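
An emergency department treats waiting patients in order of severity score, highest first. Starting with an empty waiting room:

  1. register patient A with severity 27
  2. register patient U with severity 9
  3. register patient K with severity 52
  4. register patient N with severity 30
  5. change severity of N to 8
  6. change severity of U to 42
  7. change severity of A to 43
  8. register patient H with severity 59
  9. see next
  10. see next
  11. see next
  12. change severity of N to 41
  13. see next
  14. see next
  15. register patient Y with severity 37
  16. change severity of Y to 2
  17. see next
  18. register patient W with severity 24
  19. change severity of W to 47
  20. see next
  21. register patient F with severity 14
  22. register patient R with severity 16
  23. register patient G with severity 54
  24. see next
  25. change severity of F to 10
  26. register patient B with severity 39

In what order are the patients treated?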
* * *
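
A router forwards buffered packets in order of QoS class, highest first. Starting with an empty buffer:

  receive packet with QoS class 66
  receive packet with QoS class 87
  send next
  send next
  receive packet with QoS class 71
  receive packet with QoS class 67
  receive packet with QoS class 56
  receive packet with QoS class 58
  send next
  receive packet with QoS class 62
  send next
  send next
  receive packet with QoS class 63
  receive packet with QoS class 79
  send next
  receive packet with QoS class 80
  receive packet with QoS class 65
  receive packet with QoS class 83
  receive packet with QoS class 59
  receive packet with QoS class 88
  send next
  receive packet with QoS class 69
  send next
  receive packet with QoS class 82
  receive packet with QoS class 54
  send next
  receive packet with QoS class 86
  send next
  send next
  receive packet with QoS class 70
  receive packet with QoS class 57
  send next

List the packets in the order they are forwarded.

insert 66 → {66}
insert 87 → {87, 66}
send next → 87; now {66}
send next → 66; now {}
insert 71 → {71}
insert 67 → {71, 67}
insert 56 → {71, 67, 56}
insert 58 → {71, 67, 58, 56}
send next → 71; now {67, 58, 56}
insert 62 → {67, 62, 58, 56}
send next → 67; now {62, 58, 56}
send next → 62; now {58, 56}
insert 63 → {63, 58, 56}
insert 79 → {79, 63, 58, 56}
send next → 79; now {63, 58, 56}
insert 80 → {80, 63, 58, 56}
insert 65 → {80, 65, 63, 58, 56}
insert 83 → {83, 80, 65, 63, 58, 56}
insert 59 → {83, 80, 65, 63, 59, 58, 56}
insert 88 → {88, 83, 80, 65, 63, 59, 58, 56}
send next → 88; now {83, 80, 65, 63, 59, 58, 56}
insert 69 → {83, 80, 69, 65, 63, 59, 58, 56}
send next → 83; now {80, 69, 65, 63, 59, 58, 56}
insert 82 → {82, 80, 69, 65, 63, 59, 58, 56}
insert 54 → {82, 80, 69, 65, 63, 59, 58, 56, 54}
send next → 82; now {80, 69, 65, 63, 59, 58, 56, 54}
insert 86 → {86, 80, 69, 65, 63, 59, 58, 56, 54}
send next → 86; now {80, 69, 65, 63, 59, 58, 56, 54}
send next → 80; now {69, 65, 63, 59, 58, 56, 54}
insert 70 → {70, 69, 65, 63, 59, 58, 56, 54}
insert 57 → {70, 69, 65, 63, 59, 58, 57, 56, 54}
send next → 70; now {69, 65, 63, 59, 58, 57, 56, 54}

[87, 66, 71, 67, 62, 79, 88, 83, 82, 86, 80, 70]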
==
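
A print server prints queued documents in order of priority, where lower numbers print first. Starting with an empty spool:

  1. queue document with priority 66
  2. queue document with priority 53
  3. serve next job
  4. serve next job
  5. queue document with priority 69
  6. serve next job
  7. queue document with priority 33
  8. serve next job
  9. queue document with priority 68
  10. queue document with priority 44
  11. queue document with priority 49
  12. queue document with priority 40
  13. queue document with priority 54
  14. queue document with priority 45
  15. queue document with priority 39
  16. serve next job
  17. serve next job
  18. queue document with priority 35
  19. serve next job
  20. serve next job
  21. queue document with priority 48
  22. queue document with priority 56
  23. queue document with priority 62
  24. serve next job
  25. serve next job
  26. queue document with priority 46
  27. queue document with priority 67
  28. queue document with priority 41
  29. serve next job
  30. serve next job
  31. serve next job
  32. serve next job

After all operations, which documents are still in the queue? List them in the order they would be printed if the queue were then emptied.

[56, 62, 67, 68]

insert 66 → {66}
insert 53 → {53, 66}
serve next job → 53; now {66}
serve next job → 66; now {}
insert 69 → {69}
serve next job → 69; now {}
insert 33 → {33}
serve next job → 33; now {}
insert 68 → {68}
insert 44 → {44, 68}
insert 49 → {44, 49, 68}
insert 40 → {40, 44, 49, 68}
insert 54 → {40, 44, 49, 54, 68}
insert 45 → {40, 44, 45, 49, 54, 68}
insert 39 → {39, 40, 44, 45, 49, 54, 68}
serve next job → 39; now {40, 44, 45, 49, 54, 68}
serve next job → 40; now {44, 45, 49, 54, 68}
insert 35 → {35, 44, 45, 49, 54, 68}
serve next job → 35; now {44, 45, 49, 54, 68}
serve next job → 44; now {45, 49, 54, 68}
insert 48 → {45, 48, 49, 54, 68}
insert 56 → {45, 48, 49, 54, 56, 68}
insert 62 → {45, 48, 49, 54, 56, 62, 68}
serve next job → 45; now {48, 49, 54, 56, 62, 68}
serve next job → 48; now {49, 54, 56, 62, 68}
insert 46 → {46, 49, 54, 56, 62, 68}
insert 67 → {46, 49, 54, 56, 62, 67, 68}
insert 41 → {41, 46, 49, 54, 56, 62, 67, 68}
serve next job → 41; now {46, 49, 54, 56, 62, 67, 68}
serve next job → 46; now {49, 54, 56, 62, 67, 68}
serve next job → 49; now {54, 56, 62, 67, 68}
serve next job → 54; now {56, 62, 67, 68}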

• [EXERCISE DETAILS] Within the listing above, the range opens at the line with "An emergency department" and closes at the line with "6. change severity of U to 42". Reproduce exactly the lines of that range, including both ends.

• [RESPONSE AREA]
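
An emergency department treats waiting patients in order of severity score, highest first. Starting with an empty waiting room:

  1. register patient A with severity 27
  2. register patient U with severity 9
  3. register patient K with severity 52
  4. register patient N with severity 30
  5. change severity of N to 8
  6. change severity of U to 42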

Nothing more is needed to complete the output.